WHAT THE TASK REQUIRES → Only the lines from the one that contains "(iii): rash :- isolate, cough." through the final line of the entries should be repeated, exactly as written.

Saved entries

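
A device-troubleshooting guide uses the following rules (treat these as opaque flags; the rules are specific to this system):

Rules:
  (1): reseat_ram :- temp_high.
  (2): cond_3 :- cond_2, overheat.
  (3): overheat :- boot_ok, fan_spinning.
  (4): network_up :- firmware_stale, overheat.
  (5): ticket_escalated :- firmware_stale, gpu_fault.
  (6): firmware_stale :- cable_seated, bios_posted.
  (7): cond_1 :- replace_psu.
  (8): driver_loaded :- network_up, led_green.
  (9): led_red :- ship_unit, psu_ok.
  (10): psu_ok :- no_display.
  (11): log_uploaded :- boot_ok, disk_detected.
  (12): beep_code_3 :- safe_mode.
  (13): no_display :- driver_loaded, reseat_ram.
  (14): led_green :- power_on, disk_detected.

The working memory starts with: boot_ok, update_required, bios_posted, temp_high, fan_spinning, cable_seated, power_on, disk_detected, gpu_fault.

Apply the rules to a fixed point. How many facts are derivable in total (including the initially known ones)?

19

[1] (1) [reseat_ram :- temp_high.]; (3) [overheat :- boot_ok, fan_spinning.]; (6) [firmware_stale :- cable_seated, bios_posted.]; (11) [log_uploaded :- boot_ok, disk_detected.]; (14) [led_green :- power_on, disk_detected.]. ⇒ new: reseat_ram, overheat, firmware_stale, log_uploaded, led_green.
[2] (4) [network_up :- firmware_stale, overheat.]; (5) [ticket_escalated :- firmware_stale, gpu_fault.]. ⇒ new: network_up, ticket_escalated.
[3] (8) [driver_loaded :- network_up, led_green.]. ⇒ new: driver_loaded.
[4] (13) [no_display :- driver_loaded, reseat_ram.]. ⇒ new: no_display.
[5] (10) [psu_ok :- no_display.]. ⇒ new: psu_ok.
Closure: {bios_posted, boot_ok, cable_seated, disk_detected, driver_loaded, fan_spinning, firmware_stale, gpu_fault, led_green, log_uploaded, network_up, no_display, overheat, power_on, psu_ok, reseat_ram, temp_high, ticket_escalated, update_required} — 19 facts.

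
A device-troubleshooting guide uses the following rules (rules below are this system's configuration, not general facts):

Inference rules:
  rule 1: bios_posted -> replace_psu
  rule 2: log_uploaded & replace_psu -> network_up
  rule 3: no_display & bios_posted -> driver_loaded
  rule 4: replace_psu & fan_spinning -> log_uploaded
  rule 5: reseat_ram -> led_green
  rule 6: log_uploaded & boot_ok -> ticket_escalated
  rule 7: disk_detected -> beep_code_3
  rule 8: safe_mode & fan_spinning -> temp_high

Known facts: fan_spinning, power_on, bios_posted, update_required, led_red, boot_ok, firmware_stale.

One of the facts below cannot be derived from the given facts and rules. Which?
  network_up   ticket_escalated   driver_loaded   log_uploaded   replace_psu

driver_loaded

Round 1: rule 1 [bios_posted -> replace_psu]. New: replace_psu.
Round 2: rule 4 [replace_psu & fan_spinning -> log_uploaded]. New: log_uploaded.
Round 3: rule 2 [log_uploaded & replace_psu -> network_up]; rule 6 [log_uploaded & boot_ok -> ticket_escalated]. New: network_up, ticket_escalated.
Derived: replace_psu (round 1), network_up (round 3), log_uploaded (round 2), ticket_escalated (round 3). driver_loaded never appears in any round.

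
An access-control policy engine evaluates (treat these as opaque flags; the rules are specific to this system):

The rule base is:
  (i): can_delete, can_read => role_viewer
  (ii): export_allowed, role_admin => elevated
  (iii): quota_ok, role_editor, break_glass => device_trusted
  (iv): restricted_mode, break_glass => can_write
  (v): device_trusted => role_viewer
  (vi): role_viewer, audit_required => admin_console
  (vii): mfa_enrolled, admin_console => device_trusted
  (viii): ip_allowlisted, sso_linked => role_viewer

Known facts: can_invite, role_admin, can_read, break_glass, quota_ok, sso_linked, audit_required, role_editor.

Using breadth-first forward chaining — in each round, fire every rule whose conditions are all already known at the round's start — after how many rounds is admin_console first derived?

3

Round 1: (iii) [quota_ok, role_editor, break_glass => device_trusted]. Adds device_trusted.
Round 2: (v) [device_trusted => role_viewer]. Adds role_viewer.
Round 3: (vi) [role_viewer, audit_required => admin_console]. Adds admin_console.
admin_console first appears in round 3.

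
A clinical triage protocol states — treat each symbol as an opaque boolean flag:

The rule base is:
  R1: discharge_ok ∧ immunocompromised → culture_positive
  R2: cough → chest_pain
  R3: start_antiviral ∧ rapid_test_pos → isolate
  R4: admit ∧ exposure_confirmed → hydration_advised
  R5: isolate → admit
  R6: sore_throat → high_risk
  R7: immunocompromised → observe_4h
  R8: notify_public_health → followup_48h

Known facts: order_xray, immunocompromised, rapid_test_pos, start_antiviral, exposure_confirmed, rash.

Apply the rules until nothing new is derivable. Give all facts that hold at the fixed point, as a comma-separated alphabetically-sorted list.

admit, exposure_confirmed, hydration_advised, immunocompromised, isolate, observe_4h, order_xray, rapid_test_pos, rash, start_antiviral

[1] R3 [start_antiviral ∧ rapid_test_pos → isolate]; R7 [immunocompromised → observe_4h]. ⇒ new: isolate, observe_4h.
[2] R5 [isolate → admit]. ⇒ new: admit.
[3] R4 [admit ∧ exposure_confirmed → hydration_advised]. ⇒ new: hydration_advised.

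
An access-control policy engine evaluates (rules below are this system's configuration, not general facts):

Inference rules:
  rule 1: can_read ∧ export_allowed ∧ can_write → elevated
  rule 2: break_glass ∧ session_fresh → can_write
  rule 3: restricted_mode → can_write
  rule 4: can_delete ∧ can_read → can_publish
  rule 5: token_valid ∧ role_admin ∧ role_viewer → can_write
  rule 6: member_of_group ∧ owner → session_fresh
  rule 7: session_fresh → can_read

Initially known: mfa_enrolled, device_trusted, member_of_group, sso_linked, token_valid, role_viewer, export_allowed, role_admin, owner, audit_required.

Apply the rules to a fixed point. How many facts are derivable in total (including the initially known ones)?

Round 1: rule 5 [token_valid ∧ role_admin ∧ role_viewer → can_write]; rule 6 [member_of_group ∧ owner → session_fresh]. Adds can_write, session_fresh.
Round 2: rule 7 [session_fresh → can_read]. Adds can_read.
Round 3: rule 1 [can_read ∧ export_allowed ∧ can_write → elevated]. Adds elevated.
Closure: {audit_required, can_read, can_write, device_trusted, elevated, export_allowed, member_of_group, mfa_enrolled, owner, role_admin, role_viewer, session_fresh, sso_linked, token_valid} — 14 facts.

14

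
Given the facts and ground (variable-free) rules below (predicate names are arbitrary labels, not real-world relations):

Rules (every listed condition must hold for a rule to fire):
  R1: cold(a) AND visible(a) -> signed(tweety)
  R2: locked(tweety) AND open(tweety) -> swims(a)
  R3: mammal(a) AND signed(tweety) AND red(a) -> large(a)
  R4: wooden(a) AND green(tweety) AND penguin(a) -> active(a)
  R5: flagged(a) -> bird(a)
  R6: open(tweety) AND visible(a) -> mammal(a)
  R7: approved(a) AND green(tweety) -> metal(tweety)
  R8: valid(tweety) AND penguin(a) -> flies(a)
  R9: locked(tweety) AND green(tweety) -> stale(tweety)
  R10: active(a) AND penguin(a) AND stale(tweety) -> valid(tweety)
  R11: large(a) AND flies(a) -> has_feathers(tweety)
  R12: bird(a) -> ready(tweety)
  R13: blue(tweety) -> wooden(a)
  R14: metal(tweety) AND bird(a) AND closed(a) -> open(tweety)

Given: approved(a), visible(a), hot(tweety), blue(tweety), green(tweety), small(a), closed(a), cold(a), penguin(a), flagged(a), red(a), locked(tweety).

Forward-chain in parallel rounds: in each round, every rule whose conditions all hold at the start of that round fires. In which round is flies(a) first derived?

4

[1] R1 [cold(a) AND visible(a) -> signed(tweety)]; R5 [flagged(a) -> bird(a)]; R7 [approved(a) AND green(tweety) -> metal(tweety)]; R9 [locked(tweety) AND green(tweety) -> stale(tweety)]; R13 [blue(tweety) -> wooden(a)]. ⇒ new: signed(tweety), bird(a), metal(tweety), stale(tweety), wooden(a).
[2] R4 [wooden(a) AND green(tweety) AND penguin(a) -> active(a)]; R12 [bird(a) -> ready(tweety)]; R14 [metal(tweety) AND bird(a) AND closed(a) -> open(tweety)]. ⇒ new: active(a), ready(tweety), open(tweety).
[3] R2 [locked(tweety) AND open(tweety) -> swims(a)]; R6 [open(tweety) AND visible(a) -> mammal(a)]; R10 [active(a) AND penguin(a) AND stale(tweety) -> valid(tweety)]. ⇒ new: swims(a), mammal(a), valid(tweety).
[4] R3 [mammal(a) AND signed(tweety) AND red(a) -> large(a)]; R8 [valid(tweety) AND penguin(a) -> flies(a)]. ⇒ new: large(a), flies(a).
flies(a) first appears in round 4.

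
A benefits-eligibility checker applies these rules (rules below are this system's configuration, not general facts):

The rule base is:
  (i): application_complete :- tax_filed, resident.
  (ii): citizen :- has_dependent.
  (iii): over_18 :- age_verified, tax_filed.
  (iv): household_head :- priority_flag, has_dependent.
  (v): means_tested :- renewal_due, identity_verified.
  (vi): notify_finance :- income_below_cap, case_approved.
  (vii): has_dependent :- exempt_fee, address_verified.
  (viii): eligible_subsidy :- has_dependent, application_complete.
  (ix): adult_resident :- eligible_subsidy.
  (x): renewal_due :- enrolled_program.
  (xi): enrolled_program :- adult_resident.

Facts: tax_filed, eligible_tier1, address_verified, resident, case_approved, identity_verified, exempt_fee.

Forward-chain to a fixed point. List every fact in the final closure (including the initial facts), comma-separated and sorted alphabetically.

Round 1 — (i), (vii), derive application_complete, has_dependent.
Round 2 — (ii), (viii), derive citizen, eligible_subsidy.
Round 3 — (ix), derive adult_resident.
Round 4 — (xi), derive enrolled_program.
Round 5 — (x), derive renewal_due.
Round 6 — (v), derive means_tested.

address_verified, adult_resident, application_complete, case_approved, citizen, eligible_subsidy, eligible_tier1, enrolled_program, exempt_fee, has_dependent, identity_verified, means_tested, renewal_due, resident, tax_filed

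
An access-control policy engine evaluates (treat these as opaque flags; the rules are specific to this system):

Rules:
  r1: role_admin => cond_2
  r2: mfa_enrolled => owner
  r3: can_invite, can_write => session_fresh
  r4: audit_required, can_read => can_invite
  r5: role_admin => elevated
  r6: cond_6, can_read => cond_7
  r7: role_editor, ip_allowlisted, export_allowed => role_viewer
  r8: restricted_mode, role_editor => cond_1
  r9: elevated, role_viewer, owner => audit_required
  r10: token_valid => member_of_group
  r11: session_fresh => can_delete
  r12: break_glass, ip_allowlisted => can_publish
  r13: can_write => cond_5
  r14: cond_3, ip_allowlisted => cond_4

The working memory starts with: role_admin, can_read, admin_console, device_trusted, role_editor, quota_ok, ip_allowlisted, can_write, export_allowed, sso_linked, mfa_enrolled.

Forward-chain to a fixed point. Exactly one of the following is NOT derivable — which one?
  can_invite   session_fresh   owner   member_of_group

Round 1 fires r1, r2, r5, r7, r13, giving cond_2, owner, elevated, role_viewer, cond_5.
Round 2 fires r9, giving audit_required.
Round 3 fires r4, giving can_invite.
Round 4 fires r3, giving session_fresh.
Round 5 fires r11, giving can_delete.
Derived: session_fresh (round 4), can_invite (round 3), owner (round 1). member_of_group never appears in any round.

member_of_group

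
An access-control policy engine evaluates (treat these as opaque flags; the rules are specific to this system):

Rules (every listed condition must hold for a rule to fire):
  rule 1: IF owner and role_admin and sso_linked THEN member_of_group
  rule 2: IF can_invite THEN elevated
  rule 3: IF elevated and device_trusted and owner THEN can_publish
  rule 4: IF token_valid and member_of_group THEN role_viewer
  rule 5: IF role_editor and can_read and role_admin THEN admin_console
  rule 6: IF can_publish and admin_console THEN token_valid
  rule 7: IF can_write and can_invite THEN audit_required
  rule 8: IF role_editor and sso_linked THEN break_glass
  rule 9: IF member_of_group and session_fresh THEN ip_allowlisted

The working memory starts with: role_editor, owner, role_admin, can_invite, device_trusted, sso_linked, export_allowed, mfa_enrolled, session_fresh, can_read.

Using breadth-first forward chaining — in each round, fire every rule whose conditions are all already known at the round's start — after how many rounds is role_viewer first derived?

[1] rule 1 [IF owner and role_admin and sso_linked THEN member_of_group]; rule 2 [IF can_invite THEN elevated]; rule 5 [IF role_editor and can_read and role_admin THEN admin_console]; rule 8 [IF role_editor and sso_linked THEN break_glass]. ⇒ new: member_of_group, elevated, admin_console, break_glass.
[2] rule 3 [IF elevated and device_trusted and owner THEN can_publish]; rule 9 [IF member_of_group and session_fresh THEN ip_allowlisted]. ⇒ new: can_publish, ip_allowlisted.
[3] rule 6 [IF can_publish and admin_console THEN token_valid]. ⇒ new: token_valid.
[4] rule 4 [IF token_valid and member_of_group THEN role_viewer]. ⇒ new: role_viewer.
role_viewer first appears in round 4.

4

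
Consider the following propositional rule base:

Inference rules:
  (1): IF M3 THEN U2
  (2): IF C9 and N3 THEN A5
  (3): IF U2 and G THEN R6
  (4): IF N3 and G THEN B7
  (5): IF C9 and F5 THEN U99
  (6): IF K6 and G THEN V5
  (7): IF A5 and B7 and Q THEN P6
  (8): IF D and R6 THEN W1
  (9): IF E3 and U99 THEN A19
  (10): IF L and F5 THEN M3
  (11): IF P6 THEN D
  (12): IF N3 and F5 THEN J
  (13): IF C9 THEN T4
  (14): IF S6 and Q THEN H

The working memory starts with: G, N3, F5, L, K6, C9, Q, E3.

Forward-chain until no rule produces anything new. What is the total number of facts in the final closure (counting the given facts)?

21

Round 1: (2) [IF C9 and N3 THEN A5]; (4) [IF N3 and G THEN B7]; (5) [IF C9 and F5 THEN U99]; (6) [IF K6 and G THEN V5]; (10) [IF L and F5 THEN M3]; (12) [IF N3 and F5 THEN J]; (13) [IF C9 THEN T4]. New: A5, B7, U99, V5, M3, J, T4.
Round 2: (1) [IF M3 THEN U2]; (7) [IF A5 and B7 and Q THEN P6]; (9) [IF E3 and U99 THEN A19]. New: U2, P6, A19.
Round 3: (3) [IF U2 and G THEN R6]; (11) [IF P6 THEN D]. New: R6, D.
Round 4: (8) [IF D and R6 THEN W1]. New: W1.
Closure: {A19, A5, B7, C9, D, E3, F5, G, J, K6, L, M3, N3, P6, Q, R6, T4, U2, U99, V5, W1} — 21 facts.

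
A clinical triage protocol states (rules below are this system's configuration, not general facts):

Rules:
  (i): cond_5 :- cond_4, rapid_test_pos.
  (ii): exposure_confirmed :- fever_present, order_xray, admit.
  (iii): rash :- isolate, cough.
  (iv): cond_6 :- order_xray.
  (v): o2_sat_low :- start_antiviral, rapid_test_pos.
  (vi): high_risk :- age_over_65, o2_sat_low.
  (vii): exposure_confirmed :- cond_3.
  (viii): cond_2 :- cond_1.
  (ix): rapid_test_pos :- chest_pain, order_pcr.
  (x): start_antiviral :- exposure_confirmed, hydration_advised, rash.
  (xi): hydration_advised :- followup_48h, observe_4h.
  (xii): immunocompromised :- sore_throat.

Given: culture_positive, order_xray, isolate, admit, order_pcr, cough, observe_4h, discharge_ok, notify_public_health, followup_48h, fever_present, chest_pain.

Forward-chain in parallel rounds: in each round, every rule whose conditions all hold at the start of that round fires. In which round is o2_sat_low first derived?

Round 1 — (ii), (iii), (iv), (ix), (xi), derive exposure_confirmed, rash, cond_6, rapid_test_pos, hydration_advised.
Round 2 — (x), derive start_antiviral.
Round 3 — (v), derive o2_sat_low.
o2_sat_low first appears in round 3.

3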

ANSWER FOR THIS EXERCISE →
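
  (iii): rash :- isolate, cough.
  (iv): cond_6 :- order_xray.
  (v): o2_sat_low :- start_antiviral, rapid_test_pos.
  (vi): high_risk :- age_over_65, o2_sat_low.
  (vii): exposure_confirmed :- cond_3.
  (viii): cond_2 :- cond_1.
  (ix): rapid_test_pos :- chest_pain, order_pcr.
  (x): start_antiviral :- exposure_confirmed, hydration_advised, rash.
  (xi): hydration_advised :- followup_48h, observe_4h.
  (xii): immunocompromised :- sore_throat.

Given: culture_positive, order_xray, isolate, admit, order_pcr, cough, observe_4h, discharge_ok, notify_public_health, followup_48h, fever_present, chest_pain.

Forward-chain in parallel rounds: in each round, every rule whose conditions all hold at the start of that round fires. In which round is o2_sat_low first derived?

Round 1 — (ii), (iii), (iv), (ix), (xi), derive exposure_confirmed, rash, cond_6, rapid_test_pos, hydration_advised.
Round 2 — (x), derive start_antiviral.
Round 3 — (v), derive o2_sat_low.
o2_sat_low first appears in round 3.

3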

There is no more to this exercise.